Data excerpts
BEGIN

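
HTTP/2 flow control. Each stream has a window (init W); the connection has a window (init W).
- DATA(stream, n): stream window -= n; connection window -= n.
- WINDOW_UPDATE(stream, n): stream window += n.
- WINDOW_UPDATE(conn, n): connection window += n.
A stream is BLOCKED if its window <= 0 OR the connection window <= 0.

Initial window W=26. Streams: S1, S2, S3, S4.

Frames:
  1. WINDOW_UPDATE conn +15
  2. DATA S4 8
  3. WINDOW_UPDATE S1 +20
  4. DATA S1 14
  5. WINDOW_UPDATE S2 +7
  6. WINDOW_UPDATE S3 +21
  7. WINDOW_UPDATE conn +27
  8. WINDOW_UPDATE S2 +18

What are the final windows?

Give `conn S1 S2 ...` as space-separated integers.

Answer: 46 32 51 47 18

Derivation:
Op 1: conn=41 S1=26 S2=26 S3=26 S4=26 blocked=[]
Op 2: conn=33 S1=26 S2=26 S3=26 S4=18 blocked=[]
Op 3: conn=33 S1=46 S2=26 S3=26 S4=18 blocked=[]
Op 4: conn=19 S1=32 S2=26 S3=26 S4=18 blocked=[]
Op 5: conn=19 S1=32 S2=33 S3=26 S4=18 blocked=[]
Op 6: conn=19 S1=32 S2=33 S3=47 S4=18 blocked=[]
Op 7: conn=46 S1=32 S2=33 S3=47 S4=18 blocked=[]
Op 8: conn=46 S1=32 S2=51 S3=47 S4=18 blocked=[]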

END
BEGIN

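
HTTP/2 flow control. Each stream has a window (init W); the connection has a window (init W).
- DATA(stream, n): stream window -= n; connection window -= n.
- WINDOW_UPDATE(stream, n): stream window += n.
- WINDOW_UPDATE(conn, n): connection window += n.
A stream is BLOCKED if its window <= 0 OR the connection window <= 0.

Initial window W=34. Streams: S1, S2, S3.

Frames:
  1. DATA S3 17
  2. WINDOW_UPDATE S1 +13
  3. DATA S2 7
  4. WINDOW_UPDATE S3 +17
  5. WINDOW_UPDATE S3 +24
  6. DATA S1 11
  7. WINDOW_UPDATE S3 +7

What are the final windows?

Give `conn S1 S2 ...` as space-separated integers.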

END
BEGIN

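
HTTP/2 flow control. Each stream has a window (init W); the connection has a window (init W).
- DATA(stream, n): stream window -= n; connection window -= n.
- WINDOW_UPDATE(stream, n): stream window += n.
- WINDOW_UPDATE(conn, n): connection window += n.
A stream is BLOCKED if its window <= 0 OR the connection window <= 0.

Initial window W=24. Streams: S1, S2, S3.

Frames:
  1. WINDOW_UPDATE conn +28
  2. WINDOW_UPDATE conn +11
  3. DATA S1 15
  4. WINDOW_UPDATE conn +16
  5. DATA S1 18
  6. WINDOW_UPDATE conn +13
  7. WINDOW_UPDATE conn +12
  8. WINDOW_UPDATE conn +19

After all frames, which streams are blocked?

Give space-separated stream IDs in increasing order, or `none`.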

END

Try it
Check how many lines in the entries contain "Initial", and reply with that number alone.

Solution
3